Stored data entries
= = = = = = =
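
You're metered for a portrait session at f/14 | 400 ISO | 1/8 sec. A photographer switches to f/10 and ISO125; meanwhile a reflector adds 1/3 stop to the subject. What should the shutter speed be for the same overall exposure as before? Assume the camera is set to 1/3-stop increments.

1/6s

Scene light: 1/3 stop brighter.
Aperture: f/14 → f/13 → f/11 → f/10 — 1 stop wider (brighter).
ISO: 400 → 320 → 250 → 200 → 160 → 125 — 1 2/3 stops dropped (darker).
Net so far: 1/3 stop darker. Shutter speed: 1/8 → 1/6.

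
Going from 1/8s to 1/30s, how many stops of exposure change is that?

2 stops

1/8 → 1/15 → 1/30 — count the steps: 2 stops.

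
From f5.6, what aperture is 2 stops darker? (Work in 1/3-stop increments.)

Aperture: f/5.6 → f/6.3 → f/7.1 → f/8 → f/9 → f/10 → f/11 — 2 stops smaller aperture (darker).

f/11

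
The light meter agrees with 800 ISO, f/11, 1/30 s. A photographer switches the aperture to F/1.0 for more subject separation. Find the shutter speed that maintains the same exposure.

Aperture: f/11 → f/8 → f/5.6 → f/4 → f/2.8 → f/2 → f/1.4 → f/1.0 — 7 stops wider (brighter).
Need 7 stops darker from the shutter speed: 1/30 → 1/60 → 1/125 → 1/250 → 1/500 → 1/1000 → 1/2000 → 1/4000.

1/4000s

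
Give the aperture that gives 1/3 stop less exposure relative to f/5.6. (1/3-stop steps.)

f/6.3

Aperture: f/5.6 → f/6.3 — 1/3 stop stopped down (darker).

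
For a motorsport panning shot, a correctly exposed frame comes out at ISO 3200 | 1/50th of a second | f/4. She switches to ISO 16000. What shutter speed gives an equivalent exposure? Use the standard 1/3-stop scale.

ISO: 3200 → 4000 → 5000 → 6400 → 8000 → 10000 → 12800 → 16000 — 2 1/3 stops raised (brighter).
Need 2 1/3 stops darker from the shutter speed: 1/50 → 1/60 → 1/80 → 1/100 → 1/125 → 1/160 → 1/200 → 1/250.

1/250s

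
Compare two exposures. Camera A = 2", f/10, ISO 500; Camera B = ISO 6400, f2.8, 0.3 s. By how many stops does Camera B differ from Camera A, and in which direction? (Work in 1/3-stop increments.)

4 2/3 stops brighter

Aperture: f/10 → f/9 → f/8 → f/7.1 → f/6.3 → f/5.6 → f/5 → f/4.5 → f/4 → f/3.5 → f/3.2 → f/2.8 — 3 2/3 stops wider (brighter).
Shutter speed: 2 → 1.6 → 1.3 → 1 → 0.8 → 0.6 → 0.5 → 0.4 → 0.3 — 2 2/3 stops faster (darker).
ISO: 500 → 640 → 800 → 1000 → 1250 → 1600 → 2000 → 2500 → 3200 → 4000 → 5000 → 6400 — 3 2/3 stops higher (brighter).
Net: +3 2/3 −2 2/3 +3 2/3 = +4 2/3 stops.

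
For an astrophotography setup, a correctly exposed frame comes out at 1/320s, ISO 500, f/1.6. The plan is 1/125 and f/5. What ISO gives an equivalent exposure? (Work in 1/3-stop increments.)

Shutter speed: 1/320 → 1/250 → 1/200 → 1/160 → 1/125 — 1 1/3 stops slower (brighter).
Aperture: f/1.6 → f/1.8 → f/2 → f/2.2 → f/2.5 → f/2.8 → f/3.2 → f/3.5 → f/4 → f/4.5 → f/5 — 3 1/3 stops stopped down (darker).
Net change so far: 2 stops darker. Offset with the ISO: 500 → 640 → 800 → 1000 → 1250 → 1600 → 2000.

ISO 2000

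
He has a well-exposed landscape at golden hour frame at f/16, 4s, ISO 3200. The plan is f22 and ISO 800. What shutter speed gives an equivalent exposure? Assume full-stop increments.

Aperture: f/16 → f/22 — 1 stop smaller aperture (darker).
ISO: 3200 → 1600 → 800 — 2 stops dropped (darker).
Net change so far: 3 stops darker. Offset with the shutter speed: 4 → 8 → 15 → 30.

30 s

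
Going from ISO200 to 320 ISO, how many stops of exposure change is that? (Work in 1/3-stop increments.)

200 → 250 → 320 — count the steps: 2 third-stops = 2/3 stop.

2/3 stop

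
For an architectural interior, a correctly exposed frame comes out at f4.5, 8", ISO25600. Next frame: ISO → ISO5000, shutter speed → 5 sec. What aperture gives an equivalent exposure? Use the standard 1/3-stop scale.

f/1.6

ISO: 25600 → 20000 → 16000 → 12800 → 10000 → 8000 → 6400 → 5000 — 2 1/3 stops dropped (darker).
Shutter speed: 8 → 6 → 5 — 2/3 stop faster (darker).
Net change so far: 3 stops darker. Offset with the aperture: f/4.5 → f/4 → f/3.5 → f/3.2 → f/2.8 → f/2.5 → f/2.2 → f/2 → f/1.8 → f/1.6.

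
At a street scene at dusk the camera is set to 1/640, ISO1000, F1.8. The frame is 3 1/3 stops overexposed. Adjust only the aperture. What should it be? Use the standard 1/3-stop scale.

f/5.6

Overexposed by 3 1/3 stops → need 3 1/3 stops darker.
Aperture: f/1.8 → f/2 → f/2.2 → f/2.5 → f/2.8 → f/3.2 → f/3.5 → f/4 → f/4.5 → f/5 → f/5.6.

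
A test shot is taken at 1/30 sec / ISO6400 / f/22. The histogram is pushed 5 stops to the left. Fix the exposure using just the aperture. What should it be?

f/4

Underexposed by 5 stops → need 5 stops brighter.
Aperture: f/22 → f/16 → f/11 → f/8 → f/5.6 → f/4.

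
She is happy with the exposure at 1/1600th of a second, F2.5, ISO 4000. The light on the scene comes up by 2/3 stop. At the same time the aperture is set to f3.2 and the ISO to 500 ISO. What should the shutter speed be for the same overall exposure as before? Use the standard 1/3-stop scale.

1/200s

Scene light: 2/3 stop brighter.
Aperture: f/2.5 → f/2.8 → f/3.2 — 2/3 stop narrower (darker).
ISO: 4000 → 3200 → 2500 → 2000 → 1600 → 1250 → 1000 → 800 → 640 → 500 — 3 stops lower (darker).
Net so far: 3 stops darker. Shutter speed: 1/1600 → 1/1250 → 1/1000 → 1/800 → 1/640 → 1/500 → 1/400 → 1/320 → 1/250 → 1/200.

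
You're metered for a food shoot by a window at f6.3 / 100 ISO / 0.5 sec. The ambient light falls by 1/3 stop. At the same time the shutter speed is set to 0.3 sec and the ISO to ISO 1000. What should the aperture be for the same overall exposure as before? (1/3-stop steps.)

Scene light: 1/3 stop darker.
Shutter speed: 0.5 → 0.4 → 0.3 — 2/3 stop shorter (darker).
ISO: 100 → 125 → 160 → 200 → 250 → 320 → 400 → 500 → 640 → 800 → 1000 — 3 1/3 stops raised (brighter).
Net so far: 2 1/3 stops brighter. Aperture: f/6.3 → f/7.1 → f/8 → f/9 → f/10 → f/11 → f/13 → f/14.

f/14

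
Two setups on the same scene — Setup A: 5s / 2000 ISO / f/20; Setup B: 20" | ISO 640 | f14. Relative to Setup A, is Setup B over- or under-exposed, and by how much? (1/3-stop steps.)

1 1/3 stops brighter

Aperture: f/20 → f/18 → f/16 → f/14 — 1 stop larger aperture (brighter).
Shutter speed: 5 → 6 → 8 → 10 → 13 → 15 → 20 — 2 stops longer (brighter).
ISO: 2000 → 1600 → 1250 → 1000 → 800 → 640 — 1 2/3 stops dropped (darker).
Net: +1 +2 −1 2/3 = +1 1/3 stops.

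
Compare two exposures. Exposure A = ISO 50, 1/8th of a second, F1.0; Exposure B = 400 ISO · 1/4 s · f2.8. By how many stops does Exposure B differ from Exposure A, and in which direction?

Aperture: f/1.0 → f/1.4 → f/2 → f/2.8 — 3 stops smaller aperture (darker).
Shutter speed: 1/8 → 1/4 — 1 stop longer (brighter).
ISO: 50 → 100 → 200 → 400 — 3 stops higher (brighter).
Net: −3 +1 +3 = +1 stop.

1 stop brighter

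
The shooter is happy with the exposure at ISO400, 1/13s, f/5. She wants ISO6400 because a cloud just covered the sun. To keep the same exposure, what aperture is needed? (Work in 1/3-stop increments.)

ISO: 400 → 500 → 640 → 800 → 1000 → 1250 → 1600 → 2000 → 2500 → 3200 → 4000 → 5000 → 6400 — 4 stops higher (brighter).
Need 4 stops darker from the aperture: f/5 → f/5.6 → f/6.3 → f/7.1 → f/8 → f/9 → f/10 → f/11 → f/13 → f/14 → f/16 → f/18 → f/20.

f/20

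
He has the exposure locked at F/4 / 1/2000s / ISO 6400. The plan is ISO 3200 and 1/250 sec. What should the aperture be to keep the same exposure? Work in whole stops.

ISO: 6400 → 3200 — 1 stop dropped (darker).
Shutter speed: 1/2000 → 1/1000 → 1/500 → 1/250 — 3 stops longer (brighter).
Net change so far: 2 stops brighter. Offset with the aperture: f/4 → f/5.6 → f/8.

f/8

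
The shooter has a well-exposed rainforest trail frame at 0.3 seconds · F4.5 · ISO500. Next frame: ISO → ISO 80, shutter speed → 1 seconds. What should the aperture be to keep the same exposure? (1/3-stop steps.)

ISO: 500 → 400 → 320 → 250 → 200 → 160 → 125 → 100 → 80 — 2 2/3 stops lower (darker).
Shutter speed: 0.3 → 0.4 → 0.5 → 0.6 → 0.8 → 1 — 1 2/3 stops longer (brighter).
Net change so far: 1 stop darker. Offset with the aperture: f/4.5 → f/4 → f/3.5 → f/3.2.

f/3.2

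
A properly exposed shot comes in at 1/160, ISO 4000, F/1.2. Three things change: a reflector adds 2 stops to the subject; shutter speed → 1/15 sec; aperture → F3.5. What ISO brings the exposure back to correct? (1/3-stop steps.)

ISO 800

Scene light: 2 stops brighter.
Shutter speed: 1/160 → 1/125 → 1/100 → 1/80 → 1/60 → 1/50 → 1/40 → 1/30 → 1/25 → 1/20 → 1/15 — 3 1/3 stops longer (brighter).
Aperture: f/1.2 → f/1.4 → f/1.6 → f/1.8 → f/2 → f/2.2 → f/2.5 → f/2.8 → f/3.2 → f/3.5 — 3 stops narrower (darker).
Net so far: 2 1/3 stops brighter. ISO: 4000 → 3200 → 2500 → 2000 → 1600 → 1250 → 1000 → 800.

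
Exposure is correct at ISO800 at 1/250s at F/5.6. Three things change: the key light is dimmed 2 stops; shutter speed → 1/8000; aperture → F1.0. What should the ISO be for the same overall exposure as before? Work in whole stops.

ISO 3200

Scene light: 2 stops darker.
Shutter speed: 1/250 → 1/500 → 1/1000 → 1/2000 → 1/4000 → 1/8000 — 5 stops shorter (darker).
Aperture: f/5.6 → f/4 → f/2.8 → f/2 → f/1.4 → f/1.0 — 5 stops opened up (brighter).
Net so far: 2 stops darker. ISO: 800 → 1600 → 3200.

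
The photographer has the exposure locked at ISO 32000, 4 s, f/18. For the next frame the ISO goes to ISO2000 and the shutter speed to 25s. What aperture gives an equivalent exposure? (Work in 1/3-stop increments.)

ISO: 32000 → 25600 → 20000 → 16000 → 12800 → 10000 → 8000 → 6400 → 5000 → 4000 → 3200 → 2500 → 2000 — 4 stops lower (darker).
Shutter speed: 4 → 5 → 6 → 8 → 10 → 13 → 15 → 20 → 25 — 2 2/3 stops slower (brighter).
Net change so far: 1 1/3 stops darker. Offset with the aperture: f/18 → f/16 → f/14 → f/13 → f/11.

f/11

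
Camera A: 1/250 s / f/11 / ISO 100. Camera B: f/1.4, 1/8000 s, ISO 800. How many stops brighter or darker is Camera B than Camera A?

4 stops brighter

Aperture: f/11 → f/8 → f/5.6 → f/4 → f/2.8 → f/2 → f/1.4 — 6 stops larger aperture (brighter).
Shutter speed: 1/250 → 1/500 → 1/1000 → 1/2000 → 1/4000 → 1/8000 — 5 stops shorter (darker).
ISO: 100 → 200 → 400 → 800 — 3 stops higher (brighter).
Net: +6 −5 +3 = +4 stops.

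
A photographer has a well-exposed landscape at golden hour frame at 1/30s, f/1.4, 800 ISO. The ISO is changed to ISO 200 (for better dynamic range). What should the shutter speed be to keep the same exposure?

1/8s

ISO: 800 → 400 → 200 — 2 stops lower (darker).
Need 2 stops brighter from the shutter speed: 1/30 → 1/15 → 1/8.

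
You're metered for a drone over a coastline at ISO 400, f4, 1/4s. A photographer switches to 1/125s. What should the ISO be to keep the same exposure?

Shutter speed: 1/4 → 1/8 → 1/15 → 1/30 → 1/60 → 1/125 — 5 stops shorter (darker).
Need 5 stops brighter from the ISO: 400 → 800 → 1600 → 3200 → 6400 → 12800.

ISO 12800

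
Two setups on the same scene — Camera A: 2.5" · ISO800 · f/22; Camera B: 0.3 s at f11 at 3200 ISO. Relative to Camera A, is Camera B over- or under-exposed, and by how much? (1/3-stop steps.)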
= = = = = = =
With the line containing "Camera A: 1/250" as the first and the last line of the records as the final one, print exactly the lines in that span.

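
Camera A: 1/250 s / f/11 / ISO 100. Camera B: f/1.4, 1/8000 s, ISO 800. How many stops brighter or darker is Camera B than Camera A?

4 stops brighter

Aperture: f/11 → f/8 → f/5.6 → f/4 → f/2.8 → f/2 → f/1.4 — 6 stops larger aperture (brighter).
Shutter speed: 1/250 → 1/500 → 1/1000 → 1/2000 → 1/4000 → 1/8000 — 5 stops shorter (darker).
ISO: 100 → 200 → 400 → 800 — 3 stops higher (brighter).
Net: +6 −5 +3 = +4 stops.

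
A photographer has a well-exposed landscape at golden hour frame at 1/30s, f/1.4, 800 ISO. The ISO is changed to ISO 200 (for better dynamic range). What should the shutter speed be to keep the same exposure?

1/8s

ISO: 800 → 400 → 200 — 2 stops lower (darker).
Need 2 stops brighter from the shutter speed: 1/30 → 1/15 → 1/8.

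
You're metered for a drone over a coastline at ISO 400, f4, 1/4s. A photographer switches to 1/125s. What should the ISO be to keep the same exposure?

Shutter speed: 1/4 → 1/8 → 1/15 → 1/30 → 1/60 → 1/125 — 5 stops shorter (darker).
Need 5 stops brighter from the ISO: 400 → 800 → 1600 → 3200 → 6400 → 12800.

ISO 12800

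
Two setups on the same scene — Camera A: 2.5" · ISO800 · f/22; Camera B: 0.3 s at f11 at 3200 ISO. Relative to Camera A, is Camera B over- or under-exposed, and by how much? (1/3-stop steps.)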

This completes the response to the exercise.